What you should do: Check every line below, and copy those that include "State".

Listed entries:
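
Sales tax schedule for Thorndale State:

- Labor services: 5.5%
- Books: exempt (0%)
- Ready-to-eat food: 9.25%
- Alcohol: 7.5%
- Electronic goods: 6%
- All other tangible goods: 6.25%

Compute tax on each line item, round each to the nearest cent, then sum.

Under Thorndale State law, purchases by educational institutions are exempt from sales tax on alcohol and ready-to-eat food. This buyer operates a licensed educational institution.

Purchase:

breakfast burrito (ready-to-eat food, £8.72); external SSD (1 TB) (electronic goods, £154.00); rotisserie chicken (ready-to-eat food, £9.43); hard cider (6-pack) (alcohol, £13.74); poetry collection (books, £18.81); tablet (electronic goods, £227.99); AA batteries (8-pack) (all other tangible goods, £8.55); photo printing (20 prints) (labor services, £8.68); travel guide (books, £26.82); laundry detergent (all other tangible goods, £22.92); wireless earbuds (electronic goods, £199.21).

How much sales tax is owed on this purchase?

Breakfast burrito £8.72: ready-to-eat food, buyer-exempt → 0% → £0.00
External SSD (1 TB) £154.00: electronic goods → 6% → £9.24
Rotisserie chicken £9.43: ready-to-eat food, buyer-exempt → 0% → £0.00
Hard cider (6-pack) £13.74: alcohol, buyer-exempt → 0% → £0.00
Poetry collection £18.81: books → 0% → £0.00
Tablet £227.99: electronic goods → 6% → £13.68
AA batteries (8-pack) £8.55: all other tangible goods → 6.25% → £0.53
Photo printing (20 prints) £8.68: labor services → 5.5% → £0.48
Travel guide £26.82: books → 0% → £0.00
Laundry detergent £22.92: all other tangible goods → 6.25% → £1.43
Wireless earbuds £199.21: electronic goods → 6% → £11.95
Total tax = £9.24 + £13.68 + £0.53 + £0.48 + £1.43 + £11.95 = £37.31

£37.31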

Solution for this exercise:
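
Sales tax schedule for Thorndale State:
Under Thorndale State law, purchases by educational institutions are exempt from sales tax on alcohol and ready-to-eat food. This buyer operates a licensed educational institution.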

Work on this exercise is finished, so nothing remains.